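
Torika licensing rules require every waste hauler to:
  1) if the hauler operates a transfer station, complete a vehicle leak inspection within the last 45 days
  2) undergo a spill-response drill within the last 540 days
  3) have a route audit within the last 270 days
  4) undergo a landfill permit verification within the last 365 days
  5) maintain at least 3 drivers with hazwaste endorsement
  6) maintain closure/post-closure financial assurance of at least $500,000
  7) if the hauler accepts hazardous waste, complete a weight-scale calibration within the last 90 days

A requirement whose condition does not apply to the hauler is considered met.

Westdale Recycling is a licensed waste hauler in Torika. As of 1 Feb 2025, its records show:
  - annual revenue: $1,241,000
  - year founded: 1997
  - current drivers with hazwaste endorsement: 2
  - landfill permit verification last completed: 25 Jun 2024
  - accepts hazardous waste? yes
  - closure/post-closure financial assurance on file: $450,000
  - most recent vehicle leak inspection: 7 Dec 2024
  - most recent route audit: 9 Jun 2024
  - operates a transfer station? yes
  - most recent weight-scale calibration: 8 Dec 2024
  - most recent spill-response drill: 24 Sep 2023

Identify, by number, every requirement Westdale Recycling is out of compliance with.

1. condition 'operates a transfer station' holds; vehicle leak inspection 56 days ago vs limit 45 → not met
2. spill-response drill 496 days ago vs limit 540 → met
3. route audit 237 days ago vs limit 270 → met
4. landfill permit verification 221 days ago vs limit 365 → met
5. drivers with hazwaste endorsement 2 < 3 → not met
6. closure/post-closure financial assurance $450,000 < $500,000 → not met
7. condition 'accepts hazardous waste' holds; weight-scale calibration 55 days ago vs limit 90 → met
Not met: 1, 5, 6

1, 5, 6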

- _Assigned task_: Nothing but the lines from the one containing "- accepts hazardous waste? yes" through the last line of the listing should be output, each exactly as written.

- _Solution to this task_:
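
  - accepts hazardous waste? yes
  - closure/post-closure financial assurance on file: $450,000
  - most recent vehicle leak inspection: 7 Dec 2024
  - most recent route audit: 9 Jun 2024
  - operates a transfer station? yes
  - most recent weight-scale calibration: 8 Dec 2024
  - most recent spill-response drill: 24 Sep 2023

Identify, by number, every requirement Westdale Recycling is out of compliance with.

1. condition 'operates a transfer station' holds; vehicle leak inspection 56 days ago vs limit 45 → not met
2. spill-response drill 496 days ago vs limit 540 → met
3. route audit 237 days ago vs limit 270 → met
4. landfill permit verification 221 days ago vs limit 365 → met
5. drivers with hazwaste endorsement 2 < 3 → not met
6. closure/post-closure financial assurance $450,000 < $500,000 → not met
7. condition 'accepts hazardous waste' holds; weight-scale calibration 55 days ago vs limit 90 → met
Not met: 1, 5, 6

1, 5, 6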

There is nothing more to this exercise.